What is needed
From the first line to the last, set down the data exactly as given.

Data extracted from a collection
________________________
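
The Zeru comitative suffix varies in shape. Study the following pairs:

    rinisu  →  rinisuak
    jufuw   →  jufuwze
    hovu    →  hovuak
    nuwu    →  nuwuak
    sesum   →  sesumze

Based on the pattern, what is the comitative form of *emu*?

The alternation tracks the final sound of the stem — -ze when the stem ends in a consonant (*jufuw*, *sesum*); -ak when the stem ends in a vowel (*rinisu*, *hovu*, *nuwu*).
*emu*: final sound = /u/, a vowel → -ak → *emuak*.

emuak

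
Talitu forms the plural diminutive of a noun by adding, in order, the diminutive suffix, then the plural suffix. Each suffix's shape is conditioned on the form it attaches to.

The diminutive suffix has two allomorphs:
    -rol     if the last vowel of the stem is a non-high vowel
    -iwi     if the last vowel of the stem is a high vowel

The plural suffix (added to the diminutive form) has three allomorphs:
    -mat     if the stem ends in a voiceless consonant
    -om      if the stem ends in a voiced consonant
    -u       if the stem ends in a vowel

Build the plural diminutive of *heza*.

hezarolom

*heza* — last vowel /a/ (a non-high vowel) → -rol → *hezarol*.
The final sound of the diminutive form *hezarol* is /l/, which is a voiced consonant, so the plural suffix is -om, giving *hezarolom*.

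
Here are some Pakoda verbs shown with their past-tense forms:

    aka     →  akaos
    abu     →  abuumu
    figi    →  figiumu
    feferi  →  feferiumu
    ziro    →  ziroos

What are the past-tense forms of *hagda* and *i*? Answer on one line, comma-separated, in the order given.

hagdaos, iumu

Looking at the last vowel of each stem: -umu when the last vowel of the stem is a high vowel (*abu*, *figi*, *feferi*); -os when the last vowel of the stem is a non-high vowel (*aka*, *ziro*).
*hagda* — last vowel /a/ (a non-high vowel) → -os → *hagdaos*.
The last vowel of *i* is /i/, which is a high vowel, so the suffix is -umu, giving *iumu*.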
________________________
Result of this exercise
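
The Zeru comitative suffix varies in shape. Study the following pairs:

    rinisu  →  rinisuak
    jufuw   →  jufuwze
    hovu    →  hovuak
    nuwu    →  nuwuak
    sesum   →  sesumze

Based on the pattern, what is the comitative form of *emu*?

The alternation tracks the final sound of the stem — -ze when the stem ends in a consonant (*jufuw*, *sesum*); -ak when the stem ends in a vowel (*rinisu*, *hovu*, *nuwu*).
*emu*: final sound = /u/, a vowel → -ak → *emuak*.

emuak

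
Talitu forms the plural diminutive of a noun by adding, in order, the diminutive suffix, then the plural suffix. Each suffix's shape is conditioned on the form it attaches to.

The diminutive suffix has two allomorphs:
    -rol     if the last vowel of the stem is a non-high vowel
    -iwi     if the last vowel of the stem is a high vowel

The plural suffix (added to the diminutive form) has three allomorphs:
    -mat     if the stem ends in a voiceless consonant
    -om      if the stem ends in a voiced consonant
    -u       if the stem ends in a vowel

Build the plural diminutive of *heza*.

hezarolom

*heza* — last vowel /a/ (a non-high vowel) → -rol → *hezarol*.
The final sound of the diminutive form *hezarol* is /l/, which is a voiced consonant, so the plural suffix is -om, giving *hezarolom*.

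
Here are some Pakoda verbs shown with their past-tense forms:

    aka     →  akaos
    abu     →  abuumu
    figi    →  figiumu
    feferi  →  feferiumu
    ziro    →  ziroos

What are the past-tense forms of *hagda* and *i*? Answer on one line, comma-separated, in the order given.

hagdaos, iumu

Looking at the last vowel of each stem: -umu when the last vowel of the stem is a high vowel (*abu*, *figi*, *feferi*); -os when the last vowel of the stem is a non-high vowel (*aka*, *ziro*).
*hagda* — last vowel /a/ (a non-high vowel) → -os → *hagdaos*.
The last vowel of *i* is /i/, which is a high vowel, so the suffix is -umu, giving *iumu*.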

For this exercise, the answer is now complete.